* _TASK TO CARRY OUT_: Every entry that follows is to be duplicated exactly.
┌─ DATA FOR THE TASK
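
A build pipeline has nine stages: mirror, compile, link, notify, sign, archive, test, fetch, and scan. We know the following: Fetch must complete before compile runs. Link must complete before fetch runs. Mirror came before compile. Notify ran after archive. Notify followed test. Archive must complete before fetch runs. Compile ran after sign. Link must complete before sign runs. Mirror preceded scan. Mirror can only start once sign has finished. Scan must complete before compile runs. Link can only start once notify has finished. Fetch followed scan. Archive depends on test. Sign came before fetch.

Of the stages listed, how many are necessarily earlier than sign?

4

Directly stated before sign: link.
Archive reaches sign via archive → notify → link → sign.
Notify reaches sign via notify → link → sign.
Test reaches sign via test → notify → link → sign.
No chain forces compile (or any of the others) ahead of sign.
That's archive, link, notify, and test — 4 in all.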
└─
* _EXPECTED OUTPUT_:
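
A build pipeline has nine stages: mirror, compile, link, notify, sign, archive, test, fetch, and scan. We know the following: Fetch must complete before compile runs. Link must complete before fetch runs. Mirror came before compile. Notify ran after archive. Notify followed test. Archive must complete before fetch runs. Compile ran after sign. Link must complete before sign runs. Mirror preceded scan. Mirror can only start once sign has finished. Scan must complete before compile runs. Link can only start once notify has finished. Fetch followed scan. Archive depends on test. Sign came before fetch.

Of the stages listed, how many are necessarily earlier than sign?

4

Directly stated before sign: link.
Archive reaches sign via archive → notify → link → sign.
Notify reaches sign via notify → link → sign.
Test reaches sign via test → notify → link → sign.
No chain forces compile (or any of the others) ahead of sign.
That's archive, link, notify, and test — 4 in all.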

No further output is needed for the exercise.